[ASSIGNED TASK] Every single entry that follows must be copied exactly.

::::::::::

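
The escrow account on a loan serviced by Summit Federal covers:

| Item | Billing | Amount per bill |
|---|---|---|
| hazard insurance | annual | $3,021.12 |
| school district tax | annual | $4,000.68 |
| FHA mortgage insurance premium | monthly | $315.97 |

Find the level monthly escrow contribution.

$901.12

Hazard insurance: $3,021.12 annually
School district tax: $4,000.68 annually
FHA mortgage insurance premium: $315.97 × 12 = $3,791.64 annually
Combined annual = $3,021.12 + $4,000.68 + $3,791.64 = $10,813.44
Monthly = $10,813.44 ÷ 12 = $901.12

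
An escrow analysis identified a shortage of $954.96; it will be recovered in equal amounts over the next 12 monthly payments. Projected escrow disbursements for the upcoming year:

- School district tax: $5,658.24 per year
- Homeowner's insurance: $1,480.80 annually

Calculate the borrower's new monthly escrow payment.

$674.50

School district tax — $5,658.24 per year
Homeowner's insurance — $1,480.80 per year
Total per year = $7,139.04
Monthly escrow = $7,139.04 / 12 = $594.92
Shortage per month = $954.96 ÷ 12 = $79.58
New monthly escrow = $594.92 + $79.58 = $674.50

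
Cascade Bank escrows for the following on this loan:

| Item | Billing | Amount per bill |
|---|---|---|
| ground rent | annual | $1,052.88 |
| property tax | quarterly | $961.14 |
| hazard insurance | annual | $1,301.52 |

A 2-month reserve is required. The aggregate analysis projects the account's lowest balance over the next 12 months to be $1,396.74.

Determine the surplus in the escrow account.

Ground rent — $1,052.88
Property tax — $961.14 × 4 = $3,844.56
Hazard insurance — $1,301.52
Yearly total = $6,198.96
Monthly escrow = $6,198.96 ÷ 12 = $516.58
Required reserve = 2 × $516.58 = $1,033.16
Surplus = $1,396.74 − $1,033.16 = $363.58

$363.58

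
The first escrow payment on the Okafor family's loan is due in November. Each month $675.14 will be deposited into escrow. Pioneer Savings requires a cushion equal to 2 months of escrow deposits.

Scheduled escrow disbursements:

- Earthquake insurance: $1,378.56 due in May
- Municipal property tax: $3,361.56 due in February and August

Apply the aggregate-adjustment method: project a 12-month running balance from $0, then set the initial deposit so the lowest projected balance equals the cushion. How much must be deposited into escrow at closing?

Cushion = 2 × $675.14 = $1,350.28
Trial balance (start $0, +$675.14 each month, − disbursements):
  Nov: +$675.14 → $675.14
  Dec: +$675.14 → $1,350.28
  Jan: +$675.14 → $2,025.42
  Feb: +$675.14 − $3,361.56 → -$661.00
  Mar: +$675.14 → $14.14
  Apr: +$675.14 → $689.28
  May: +$675.14 − $1,378.56 → -$14.14
  Jun: +$675.14 → $661.00
  Jul: +$675.14 → $1,336.14
  Aug: +$675.14 − $3,361.56 → -$1,350.28
  Sep: +$675.14 → -$675.14
  Oct: +$675.14 → $0.00
Lowest trial balance = -$1,350.28 (Aug)
Initial deposit = cushion − low point = $1,350.28 − (-$1,350.28) = $2,700.56

$2,700.56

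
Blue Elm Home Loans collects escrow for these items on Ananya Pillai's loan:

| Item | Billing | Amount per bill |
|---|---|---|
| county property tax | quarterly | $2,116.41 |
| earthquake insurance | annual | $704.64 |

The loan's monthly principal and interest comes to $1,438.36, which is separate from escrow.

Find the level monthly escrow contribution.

County property tax: $2,116.41 × 4 = $8,465.64 annually
Earthquake insurance: $704.64 annually
Total per year = $9,170.28
Per month = $9,170.28 / 12 = $764.19

$764.19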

::::::::::

[ANSWER SECTION]
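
The escrow account on a loan serviced by Summit Federal covers:

| Item | Billing | Amount per bill |
|---|---|---|
| hazard insurance | annual | $3,021.12 |
| school district tax | annual | $4,000.68 |
| FHA mortgage insurance premium | monthly | $315.97 |

Find the level monthly escrow contribution.

$901.12

Hazard insurance: $3,021.12 annually
School district tax: $4,000.68 annually
FHA mortgage insurance premium: $315.97 × 12 = $3,791.64 annually
Combined annual = $3,021.12 + $4,000.68 + $3,791.64 = $10,813.44
Monthly = $10,813.44 ÷ 12 = $901.12

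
An escrow analysis identified a shortage of $954.96; it will be recovered in equal amounts over the next 12 monthly payments. Projected escrow disbursements for the upcoming year:

- School district tax: $5,658.24 per year
- Homeowner's insurance: $1,480.80 annually

Calculate the borrower's new monthly escrow payment.

$674.50

School district tax — $5,658.24 per year
Homeowner's insurance — $1,480.80 per year
Total per year = $7,139.04
Monthly escrow = $7,139.04 / 12 = $594.92
Shortage per month = $954.96 ÷ 12 = $79.58
New monthly escrow = $594.92 + $79.58 = $674.50

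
Cascade Bank escrows for the following on this loan:

| Item | Billing | Amount per bill |
|---|---|---|
| ground rent | annual | $1,052.88 |
| property tax | quarterly | $961.14 |
| hazard insurance | annual | $1,301.52 |

A 2-month reserve is required. The aggregate analysis projects the account's lowest balance over the next 12 months to be $1,396.74.

Determine the surplus in the escrow account.

Ground rent — $1,052.88
Property tax — $961.14 × 4 = $3,844.56
Hazard insurance — $1,301.52
Yearly total = $6,198.96
Monthly escrow = $6,198.96 ÷ 12 = $516.58
Required reserve = 2 × $516.58 = $1,033.16
Surplus = $1,396.74 − $1,033.16 = $363.58

$363.58

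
The first escrow payment on the Okafor family's loan is due in November. Each month $675.14 will be deposited into escrow. Pioneer Savings requires a cushion equal to 2 months of escrow deposits.

Scheduled escrow disbursements:

- Earthquake insurance: $1,378.56 due in May
- Municipal property tax: $3,361.56 due in February and August

Apply the aggregate-adjustment method: project a 12-month running balance from $0, then set the initial deposit so the lowest projected balance equals the cushion. How much must be deposited into escrow at closing?

Cushion = 2 × $675.14 = $1,350.28
Trial balance (start $0, +$675.14 each month, − disbursements):
  Nov: +$675.14 → $675.14
  Dec: +$675.14 → $1,350.28
  Jan: +$675.14 → $2,025.42
  Feb: +$675.14 − $3,361.56 → -$661.00
  Mar: +$675.14 → $14.14
  Apr: +$675.14 → $689.28
  May: +$675.14 − $1,378.56 → -$14.14
  Jun: +$675.14 → $661.00
  Jul: +$675.14 → $1,336.14
  Aug: +$675.14 − $3,361.56 → -$1,350.28
  Sep: +$675.14 → -$675.14
  Oct: +$675.14 → $0.00
Lowest trial balance = -$1,350.28 (Aug)
Initial deposit = cushion − low point = $1,350.28 − (-$1,350.28) = $2,700.56

$2,700.56

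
Blue Elm Home Loans collects escrow for these items on Ananya Pillai's loan:

| Item | Billing | Amount per bill |
|---|---|---|
| county property tax | quarterly | $2,116.41 |
| earthquake insurance | annual | $704.64 |

The loan's monthly principal and interest comes to $1,438.36, which is separate from escrow.

Find the level monthly escrow contribution.

County property tax: $2,116.41 × 4 = $8,465.64 annually
Earthquake insurance: $704.64 annually
Total per year = $9,170.28
Per month = $9,170.28 / 12 = $764.19

$764.19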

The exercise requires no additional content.